PROBLEM REQUIREMENTS: From the line with "Rule cycle (K = 2): [18, 102]" to the line with "We say the system", retype every line exactly, including those two, and leave out the rest of the data below.

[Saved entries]
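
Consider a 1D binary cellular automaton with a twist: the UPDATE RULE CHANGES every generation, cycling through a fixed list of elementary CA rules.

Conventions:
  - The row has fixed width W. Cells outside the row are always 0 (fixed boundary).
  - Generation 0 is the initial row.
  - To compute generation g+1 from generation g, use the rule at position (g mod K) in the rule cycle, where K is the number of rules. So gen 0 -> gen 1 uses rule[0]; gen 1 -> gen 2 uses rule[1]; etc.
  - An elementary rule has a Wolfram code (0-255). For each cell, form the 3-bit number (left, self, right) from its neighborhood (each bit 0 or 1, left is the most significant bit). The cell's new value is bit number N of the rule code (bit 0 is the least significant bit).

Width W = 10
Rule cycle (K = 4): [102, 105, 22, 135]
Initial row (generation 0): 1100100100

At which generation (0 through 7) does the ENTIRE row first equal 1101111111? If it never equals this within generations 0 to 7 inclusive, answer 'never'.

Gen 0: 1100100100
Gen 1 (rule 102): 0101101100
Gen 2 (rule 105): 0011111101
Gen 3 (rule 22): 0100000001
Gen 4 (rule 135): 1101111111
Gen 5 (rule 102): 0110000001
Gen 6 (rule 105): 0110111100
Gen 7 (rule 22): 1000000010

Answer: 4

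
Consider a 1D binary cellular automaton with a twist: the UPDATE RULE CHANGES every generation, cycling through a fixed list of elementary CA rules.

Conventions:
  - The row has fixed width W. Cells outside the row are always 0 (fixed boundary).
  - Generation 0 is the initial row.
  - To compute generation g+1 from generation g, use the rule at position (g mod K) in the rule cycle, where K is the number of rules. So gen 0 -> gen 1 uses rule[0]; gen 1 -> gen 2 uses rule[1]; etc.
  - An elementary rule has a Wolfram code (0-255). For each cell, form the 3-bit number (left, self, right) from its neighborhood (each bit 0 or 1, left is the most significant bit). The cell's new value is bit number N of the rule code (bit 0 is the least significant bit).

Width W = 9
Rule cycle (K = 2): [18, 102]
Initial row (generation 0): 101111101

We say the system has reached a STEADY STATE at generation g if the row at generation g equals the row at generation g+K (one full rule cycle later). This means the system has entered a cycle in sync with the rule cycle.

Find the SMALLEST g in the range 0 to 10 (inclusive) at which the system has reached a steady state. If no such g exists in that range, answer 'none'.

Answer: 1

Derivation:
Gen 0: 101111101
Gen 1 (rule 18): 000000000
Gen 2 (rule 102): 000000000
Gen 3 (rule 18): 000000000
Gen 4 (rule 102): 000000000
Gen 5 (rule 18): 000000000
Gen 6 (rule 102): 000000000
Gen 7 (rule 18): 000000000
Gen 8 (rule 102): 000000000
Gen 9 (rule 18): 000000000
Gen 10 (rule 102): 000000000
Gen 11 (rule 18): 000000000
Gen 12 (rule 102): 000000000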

SOLUTION TO THE PROBLEM:
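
Rule cycle (K = 2): [18, 102]
Initial row (generation 0): 101111101

We say the system has reached a STEADY STATE at generation g if the row at generation g equals the row at generation g+K (one full rule cycle later). This means the system has entered a cycle in sync with the rule cycle.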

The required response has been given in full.